## What to produce
Tally the lines below containing the word "ahead" and give that total alone.

## Entries supplied
* * *

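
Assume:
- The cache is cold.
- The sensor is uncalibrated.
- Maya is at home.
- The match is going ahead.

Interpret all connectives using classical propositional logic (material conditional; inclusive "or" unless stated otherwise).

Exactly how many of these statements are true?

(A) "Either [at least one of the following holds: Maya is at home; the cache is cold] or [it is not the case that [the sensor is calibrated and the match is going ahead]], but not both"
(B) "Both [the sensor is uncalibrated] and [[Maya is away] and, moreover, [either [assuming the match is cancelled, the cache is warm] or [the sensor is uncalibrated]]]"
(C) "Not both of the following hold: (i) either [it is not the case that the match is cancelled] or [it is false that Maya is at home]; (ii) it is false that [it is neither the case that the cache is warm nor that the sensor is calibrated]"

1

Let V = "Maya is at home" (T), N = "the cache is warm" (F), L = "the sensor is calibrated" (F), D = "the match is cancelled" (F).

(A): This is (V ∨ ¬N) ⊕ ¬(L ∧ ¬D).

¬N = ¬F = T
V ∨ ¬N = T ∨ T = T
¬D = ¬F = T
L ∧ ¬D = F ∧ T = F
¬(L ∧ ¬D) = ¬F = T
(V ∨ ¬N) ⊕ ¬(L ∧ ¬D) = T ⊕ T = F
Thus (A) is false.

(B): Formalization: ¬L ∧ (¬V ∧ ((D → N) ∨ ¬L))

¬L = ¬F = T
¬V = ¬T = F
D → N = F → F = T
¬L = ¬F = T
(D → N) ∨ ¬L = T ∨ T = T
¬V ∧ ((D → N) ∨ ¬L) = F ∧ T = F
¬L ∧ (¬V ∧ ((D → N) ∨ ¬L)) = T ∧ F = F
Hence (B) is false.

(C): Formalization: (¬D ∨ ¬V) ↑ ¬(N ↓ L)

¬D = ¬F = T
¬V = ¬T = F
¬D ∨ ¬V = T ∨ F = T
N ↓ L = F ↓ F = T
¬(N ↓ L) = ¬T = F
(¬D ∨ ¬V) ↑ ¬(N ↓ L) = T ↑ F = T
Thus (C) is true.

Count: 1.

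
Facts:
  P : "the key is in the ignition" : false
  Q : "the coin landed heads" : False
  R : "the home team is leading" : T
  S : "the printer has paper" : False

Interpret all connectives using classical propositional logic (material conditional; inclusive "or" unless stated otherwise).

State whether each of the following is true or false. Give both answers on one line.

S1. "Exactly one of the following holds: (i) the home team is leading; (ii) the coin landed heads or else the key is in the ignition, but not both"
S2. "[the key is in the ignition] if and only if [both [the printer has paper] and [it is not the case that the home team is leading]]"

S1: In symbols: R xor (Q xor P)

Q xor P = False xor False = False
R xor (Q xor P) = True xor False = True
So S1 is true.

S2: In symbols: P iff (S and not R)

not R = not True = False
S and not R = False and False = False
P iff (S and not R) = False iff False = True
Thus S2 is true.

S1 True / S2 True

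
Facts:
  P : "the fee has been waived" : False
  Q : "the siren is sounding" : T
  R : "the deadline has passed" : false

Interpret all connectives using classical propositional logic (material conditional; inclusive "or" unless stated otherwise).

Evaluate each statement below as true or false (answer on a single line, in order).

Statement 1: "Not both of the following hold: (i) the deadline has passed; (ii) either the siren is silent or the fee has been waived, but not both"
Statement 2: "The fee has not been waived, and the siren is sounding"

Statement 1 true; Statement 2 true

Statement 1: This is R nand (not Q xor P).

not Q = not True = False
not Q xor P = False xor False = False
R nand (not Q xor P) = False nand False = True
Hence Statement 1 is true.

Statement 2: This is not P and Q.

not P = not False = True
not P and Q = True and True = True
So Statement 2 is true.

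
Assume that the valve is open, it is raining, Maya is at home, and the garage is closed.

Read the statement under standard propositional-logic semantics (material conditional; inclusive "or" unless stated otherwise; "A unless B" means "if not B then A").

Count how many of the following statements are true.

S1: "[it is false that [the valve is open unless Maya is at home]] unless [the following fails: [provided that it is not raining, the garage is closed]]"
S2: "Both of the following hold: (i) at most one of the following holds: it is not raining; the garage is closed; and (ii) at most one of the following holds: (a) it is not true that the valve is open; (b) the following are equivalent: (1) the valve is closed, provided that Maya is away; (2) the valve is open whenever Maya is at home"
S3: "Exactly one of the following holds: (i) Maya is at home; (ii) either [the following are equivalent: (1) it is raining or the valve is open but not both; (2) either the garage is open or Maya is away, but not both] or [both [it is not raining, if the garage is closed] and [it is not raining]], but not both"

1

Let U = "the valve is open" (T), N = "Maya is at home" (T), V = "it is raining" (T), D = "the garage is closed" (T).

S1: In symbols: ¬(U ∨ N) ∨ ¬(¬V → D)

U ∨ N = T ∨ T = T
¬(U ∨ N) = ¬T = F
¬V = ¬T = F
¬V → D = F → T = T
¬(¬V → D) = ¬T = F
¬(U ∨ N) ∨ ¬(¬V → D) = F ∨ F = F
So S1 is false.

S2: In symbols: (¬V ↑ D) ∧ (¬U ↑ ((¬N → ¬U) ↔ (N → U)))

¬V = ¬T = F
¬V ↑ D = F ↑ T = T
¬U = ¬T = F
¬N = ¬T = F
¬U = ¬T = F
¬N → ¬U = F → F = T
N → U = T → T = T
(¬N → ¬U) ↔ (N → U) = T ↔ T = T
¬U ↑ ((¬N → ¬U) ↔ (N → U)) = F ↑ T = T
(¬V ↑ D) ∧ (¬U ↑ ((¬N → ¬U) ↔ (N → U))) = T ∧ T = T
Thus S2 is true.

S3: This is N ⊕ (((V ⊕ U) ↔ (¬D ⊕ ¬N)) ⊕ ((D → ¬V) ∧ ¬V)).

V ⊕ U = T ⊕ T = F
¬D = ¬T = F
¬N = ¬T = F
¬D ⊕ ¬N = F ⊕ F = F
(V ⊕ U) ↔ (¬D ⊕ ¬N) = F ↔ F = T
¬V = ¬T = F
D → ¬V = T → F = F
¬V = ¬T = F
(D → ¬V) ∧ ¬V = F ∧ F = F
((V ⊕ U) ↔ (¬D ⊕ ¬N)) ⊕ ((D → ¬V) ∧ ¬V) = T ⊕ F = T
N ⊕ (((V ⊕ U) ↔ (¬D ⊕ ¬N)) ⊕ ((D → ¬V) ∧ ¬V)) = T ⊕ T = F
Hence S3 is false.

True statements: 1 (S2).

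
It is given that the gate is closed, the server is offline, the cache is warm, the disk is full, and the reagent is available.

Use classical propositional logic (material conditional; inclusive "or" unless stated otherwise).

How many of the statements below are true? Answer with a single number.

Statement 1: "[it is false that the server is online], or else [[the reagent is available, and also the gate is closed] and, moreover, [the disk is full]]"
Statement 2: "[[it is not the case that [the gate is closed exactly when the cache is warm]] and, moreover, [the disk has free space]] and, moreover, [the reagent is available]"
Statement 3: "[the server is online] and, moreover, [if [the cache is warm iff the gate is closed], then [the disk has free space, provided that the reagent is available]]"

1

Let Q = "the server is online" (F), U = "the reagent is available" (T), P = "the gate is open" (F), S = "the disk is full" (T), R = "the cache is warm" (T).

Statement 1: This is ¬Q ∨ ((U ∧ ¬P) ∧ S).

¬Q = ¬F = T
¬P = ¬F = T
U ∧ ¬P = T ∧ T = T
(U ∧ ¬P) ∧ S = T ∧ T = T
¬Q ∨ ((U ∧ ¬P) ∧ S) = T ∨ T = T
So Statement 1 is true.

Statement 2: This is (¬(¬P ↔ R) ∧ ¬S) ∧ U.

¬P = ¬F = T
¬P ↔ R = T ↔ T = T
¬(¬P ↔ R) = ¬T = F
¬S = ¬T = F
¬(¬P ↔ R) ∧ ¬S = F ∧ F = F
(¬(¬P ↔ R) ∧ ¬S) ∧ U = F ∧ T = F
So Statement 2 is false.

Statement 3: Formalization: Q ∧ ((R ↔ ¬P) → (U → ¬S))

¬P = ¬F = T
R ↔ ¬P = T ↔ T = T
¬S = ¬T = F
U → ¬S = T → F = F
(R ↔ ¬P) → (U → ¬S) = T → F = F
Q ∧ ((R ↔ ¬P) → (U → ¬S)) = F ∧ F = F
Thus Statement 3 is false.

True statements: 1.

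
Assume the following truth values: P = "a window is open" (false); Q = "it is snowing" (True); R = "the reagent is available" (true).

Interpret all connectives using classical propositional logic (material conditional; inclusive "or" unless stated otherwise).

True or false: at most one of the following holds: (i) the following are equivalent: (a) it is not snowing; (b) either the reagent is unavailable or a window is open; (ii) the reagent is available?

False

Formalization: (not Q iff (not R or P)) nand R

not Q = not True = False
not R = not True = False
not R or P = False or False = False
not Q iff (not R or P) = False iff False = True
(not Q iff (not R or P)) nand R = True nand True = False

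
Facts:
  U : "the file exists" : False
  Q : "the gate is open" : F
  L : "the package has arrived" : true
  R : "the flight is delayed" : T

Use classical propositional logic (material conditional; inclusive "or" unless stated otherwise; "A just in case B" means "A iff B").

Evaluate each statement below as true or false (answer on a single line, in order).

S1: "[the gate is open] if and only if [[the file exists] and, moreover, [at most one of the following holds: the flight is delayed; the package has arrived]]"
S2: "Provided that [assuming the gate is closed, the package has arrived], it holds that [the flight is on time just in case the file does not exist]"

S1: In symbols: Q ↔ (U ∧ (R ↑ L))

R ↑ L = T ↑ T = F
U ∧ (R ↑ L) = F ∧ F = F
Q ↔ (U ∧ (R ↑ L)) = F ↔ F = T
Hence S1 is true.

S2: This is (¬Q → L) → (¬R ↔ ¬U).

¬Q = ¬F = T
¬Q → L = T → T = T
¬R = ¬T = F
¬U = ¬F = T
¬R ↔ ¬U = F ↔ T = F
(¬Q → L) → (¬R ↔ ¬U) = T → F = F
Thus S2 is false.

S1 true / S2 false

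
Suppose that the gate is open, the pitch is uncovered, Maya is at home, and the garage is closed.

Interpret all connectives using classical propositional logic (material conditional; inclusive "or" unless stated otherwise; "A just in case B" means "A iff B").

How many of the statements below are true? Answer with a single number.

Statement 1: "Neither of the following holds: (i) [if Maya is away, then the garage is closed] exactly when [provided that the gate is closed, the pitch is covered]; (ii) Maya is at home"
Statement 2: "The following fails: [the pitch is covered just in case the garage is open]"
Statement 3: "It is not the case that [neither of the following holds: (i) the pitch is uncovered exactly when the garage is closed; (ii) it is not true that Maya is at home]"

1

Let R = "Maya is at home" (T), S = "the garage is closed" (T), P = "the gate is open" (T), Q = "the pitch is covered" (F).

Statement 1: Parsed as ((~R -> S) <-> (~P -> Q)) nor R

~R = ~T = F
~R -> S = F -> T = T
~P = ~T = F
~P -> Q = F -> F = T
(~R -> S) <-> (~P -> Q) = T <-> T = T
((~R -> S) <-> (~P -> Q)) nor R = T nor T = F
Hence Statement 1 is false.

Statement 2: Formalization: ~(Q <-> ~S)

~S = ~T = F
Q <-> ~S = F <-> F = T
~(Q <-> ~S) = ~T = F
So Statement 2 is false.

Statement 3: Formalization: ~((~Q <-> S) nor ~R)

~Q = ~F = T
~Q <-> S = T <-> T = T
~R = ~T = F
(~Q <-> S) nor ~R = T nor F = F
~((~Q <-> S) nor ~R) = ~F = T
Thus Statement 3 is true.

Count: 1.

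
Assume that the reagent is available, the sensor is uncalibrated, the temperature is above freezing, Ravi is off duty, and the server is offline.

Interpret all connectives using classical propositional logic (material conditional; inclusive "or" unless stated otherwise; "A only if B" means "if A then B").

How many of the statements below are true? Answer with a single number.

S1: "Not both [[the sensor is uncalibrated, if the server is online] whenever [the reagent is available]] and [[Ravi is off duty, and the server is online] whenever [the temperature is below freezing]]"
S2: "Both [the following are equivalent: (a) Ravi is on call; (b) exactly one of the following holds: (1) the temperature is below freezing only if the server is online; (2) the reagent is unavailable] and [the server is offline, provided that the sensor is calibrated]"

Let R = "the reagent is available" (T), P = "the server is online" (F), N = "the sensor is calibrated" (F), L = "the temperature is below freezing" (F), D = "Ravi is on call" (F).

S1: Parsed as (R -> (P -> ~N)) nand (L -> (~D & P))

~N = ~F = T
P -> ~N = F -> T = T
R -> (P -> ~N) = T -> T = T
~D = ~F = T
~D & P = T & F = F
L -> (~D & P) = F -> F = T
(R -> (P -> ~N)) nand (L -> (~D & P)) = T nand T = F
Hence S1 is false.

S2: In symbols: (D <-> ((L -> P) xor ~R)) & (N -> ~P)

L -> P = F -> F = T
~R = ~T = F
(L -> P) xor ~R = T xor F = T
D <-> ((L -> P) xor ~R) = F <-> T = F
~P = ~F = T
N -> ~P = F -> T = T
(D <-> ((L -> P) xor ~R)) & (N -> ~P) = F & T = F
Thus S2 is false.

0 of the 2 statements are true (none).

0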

* * *

## Solution to this exercise
2